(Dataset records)
*** Begin section ***

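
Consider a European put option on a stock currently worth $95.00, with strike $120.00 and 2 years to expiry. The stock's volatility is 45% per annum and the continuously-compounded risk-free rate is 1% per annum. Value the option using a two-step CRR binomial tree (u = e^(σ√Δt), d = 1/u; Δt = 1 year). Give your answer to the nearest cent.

CRR parameters: u = e^(σ√Δt) = e^(0.45·√1) = 1.5683, d = 1/u = 0.6376
Per-period rate: rΔt = 0.01·1 = 0.01, so R = e^0.01 = 1.0101
Risk-neutral probability p = (e^0.01 − 0.6376)/(1.5683 − 0.6376) = 0.3724/0.9307 = 0.4002
Terminal stock prices: S_uu = 233.7, S_ud = 95, S_dd = 38.62
Terminal payoffs (K − S): max(-113.7, 0) = 0, max(25, 0) = 25, max(81.38, 0) = 81.38
Node u (S = 149): V_u = e^(−0.01)·[0.4002·0.0000 + 0.5998·25.0000] = 14.8468
Node d (S = 60.57): V_d = e^(−0.01)·[0.4002·25.0000 + 0.5998·81.3759] = 58.2313
Node 0 (S = 95): V_0 = e^(−0.01)·[0.4002·14.8468 + 0.5998·58.2313] = 40.4639

$40.46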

*** End section ***

** What is needed **
Line by line, repeat the data exactly.

** Your solution **
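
Consider a European put option on a stock currently worth $95.00, with strike $120.00 and 2 years to expiry. The stock's volatility is 45% per annum and the continuously-compounded risk-free rate is 1% per annum. Value the option using a two-step CRR binomial tree (u = e^(σ√Δt), d = 1/u; Δt = 1 year). Give your answer to the nearest cent.

CRR parameters: u = e^(σ√Δt) = e^(0.45·√1) = 1.5683, d = 1/u = 0.6376
Per-period rate: rΔt = 0.01·1 = 0.01, so R = e^0.01 = 1.0101
Risk-neutral probability p = (e^0.01 − 0.6376)/(1.5683 − 0.6376) = 0.3724/0.9307 = 0.4002
Terminal stock prices: S_uu = 233.7, S_ud = 95, S_dd = 38.62
Terminal payoffs (K − S): max(-113.7, 0) = 0, max(25, 0) = 25, max(81.38, 0) = 81.38
Node u (S = 149): V_u = e^(−0.01)·[0.4002·0.0000 + 0.5998·25.0000] = 14.8468
Node d (S = 60.57): V_d = e^(−0.01)·[0.4002·25.0000 + 0.5998·81.3759] = 58.2313
Node 0 (S = 95): V_0 = e^(−0.01)·[0.4002·14.8468 + 0.5998·58.2313] = 40.4639

$40.46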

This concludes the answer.